Saved data entries:

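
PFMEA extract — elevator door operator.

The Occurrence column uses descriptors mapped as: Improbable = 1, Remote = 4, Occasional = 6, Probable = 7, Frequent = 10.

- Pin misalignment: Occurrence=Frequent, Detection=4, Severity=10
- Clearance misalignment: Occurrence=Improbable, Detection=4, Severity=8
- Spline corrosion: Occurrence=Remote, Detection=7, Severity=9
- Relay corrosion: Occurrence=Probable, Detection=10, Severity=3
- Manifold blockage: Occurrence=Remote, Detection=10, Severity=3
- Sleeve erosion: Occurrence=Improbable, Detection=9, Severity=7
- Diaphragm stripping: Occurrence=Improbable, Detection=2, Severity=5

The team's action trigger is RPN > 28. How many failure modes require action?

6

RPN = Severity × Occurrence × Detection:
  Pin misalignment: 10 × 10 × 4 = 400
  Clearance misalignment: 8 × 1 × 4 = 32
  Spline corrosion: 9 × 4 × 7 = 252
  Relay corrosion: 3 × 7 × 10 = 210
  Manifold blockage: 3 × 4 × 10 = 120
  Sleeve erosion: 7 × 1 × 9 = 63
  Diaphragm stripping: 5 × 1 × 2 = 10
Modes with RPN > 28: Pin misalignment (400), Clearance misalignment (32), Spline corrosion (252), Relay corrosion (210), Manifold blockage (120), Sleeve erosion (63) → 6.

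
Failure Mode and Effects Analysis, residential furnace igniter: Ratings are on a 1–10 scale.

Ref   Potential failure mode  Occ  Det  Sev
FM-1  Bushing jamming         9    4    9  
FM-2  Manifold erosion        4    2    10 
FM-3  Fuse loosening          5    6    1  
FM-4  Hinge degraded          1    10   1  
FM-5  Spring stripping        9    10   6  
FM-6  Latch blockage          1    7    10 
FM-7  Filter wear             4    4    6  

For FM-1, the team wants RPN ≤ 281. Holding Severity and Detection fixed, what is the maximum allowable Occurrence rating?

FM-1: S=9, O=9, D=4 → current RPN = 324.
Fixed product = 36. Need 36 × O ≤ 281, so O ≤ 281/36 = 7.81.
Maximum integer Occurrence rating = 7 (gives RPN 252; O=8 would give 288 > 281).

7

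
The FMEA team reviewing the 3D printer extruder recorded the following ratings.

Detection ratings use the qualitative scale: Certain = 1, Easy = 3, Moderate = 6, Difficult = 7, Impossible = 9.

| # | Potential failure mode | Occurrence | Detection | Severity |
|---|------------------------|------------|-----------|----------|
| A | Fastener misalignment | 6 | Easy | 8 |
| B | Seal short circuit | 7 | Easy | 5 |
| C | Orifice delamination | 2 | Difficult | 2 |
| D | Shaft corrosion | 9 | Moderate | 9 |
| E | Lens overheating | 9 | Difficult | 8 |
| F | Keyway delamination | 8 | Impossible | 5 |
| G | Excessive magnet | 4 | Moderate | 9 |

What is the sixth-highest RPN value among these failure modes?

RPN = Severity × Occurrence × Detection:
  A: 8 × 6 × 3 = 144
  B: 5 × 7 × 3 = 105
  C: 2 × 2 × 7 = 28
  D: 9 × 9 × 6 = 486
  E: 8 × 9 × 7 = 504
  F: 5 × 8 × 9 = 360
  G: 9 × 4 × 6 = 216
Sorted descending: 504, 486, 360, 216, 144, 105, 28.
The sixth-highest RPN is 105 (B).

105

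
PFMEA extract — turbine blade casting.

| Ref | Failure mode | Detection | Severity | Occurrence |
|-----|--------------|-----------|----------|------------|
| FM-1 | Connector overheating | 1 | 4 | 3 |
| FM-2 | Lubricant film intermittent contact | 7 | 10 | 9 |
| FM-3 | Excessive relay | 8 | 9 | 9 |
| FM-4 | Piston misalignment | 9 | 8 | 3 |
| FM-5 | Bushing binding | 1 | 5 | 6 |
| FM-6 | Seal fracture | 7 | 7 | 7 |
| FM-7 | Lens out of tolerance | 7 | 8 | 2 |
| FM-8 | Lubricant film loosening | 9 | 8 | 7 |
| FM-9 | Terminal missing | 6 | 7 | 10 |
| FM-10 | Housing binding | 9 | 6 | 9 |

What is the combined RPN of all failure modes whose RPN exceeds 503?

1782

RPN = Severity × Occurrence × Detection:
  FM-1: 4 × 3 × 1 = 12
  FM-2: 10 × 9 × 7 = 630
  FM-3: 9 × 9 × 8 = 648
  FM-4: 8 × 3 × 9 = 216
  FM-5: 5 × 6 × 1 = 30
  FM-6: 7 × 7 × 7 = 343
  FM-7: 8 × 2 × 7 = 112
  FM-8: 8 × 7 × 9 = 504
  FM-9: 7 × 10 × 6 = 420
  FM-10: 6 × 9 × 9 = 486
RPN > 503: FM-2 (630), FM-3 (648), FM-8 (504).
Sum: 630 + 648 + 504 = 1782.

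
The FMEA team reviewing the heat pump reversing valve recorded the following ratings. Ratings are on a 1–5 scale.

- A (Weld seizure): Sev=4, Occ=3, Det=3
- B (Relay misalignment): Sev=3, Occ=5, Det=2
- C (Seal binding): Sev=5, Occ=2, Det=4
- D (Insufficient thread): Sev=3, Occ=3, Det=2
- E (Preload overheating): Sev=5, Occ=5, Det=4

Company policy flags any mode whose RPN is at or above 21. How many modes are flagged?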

▶ **Problem to solve**
Pick each line holding the word "scale" out of the data and copy it.

▶ **Solution below**
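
Failure Mode and Effects Analysis, residential furnace igniter: Ratings are on a 1–10 scale.
Detection ratings use the qualitative scale: Certain = 1, Easy = 3, Moderate = 6, Difficult = 7, Impossible = 9.
The FMEA team reviewing the heat pump reversing valve recorded the following ratings. Ratings are on a 1–5 scale.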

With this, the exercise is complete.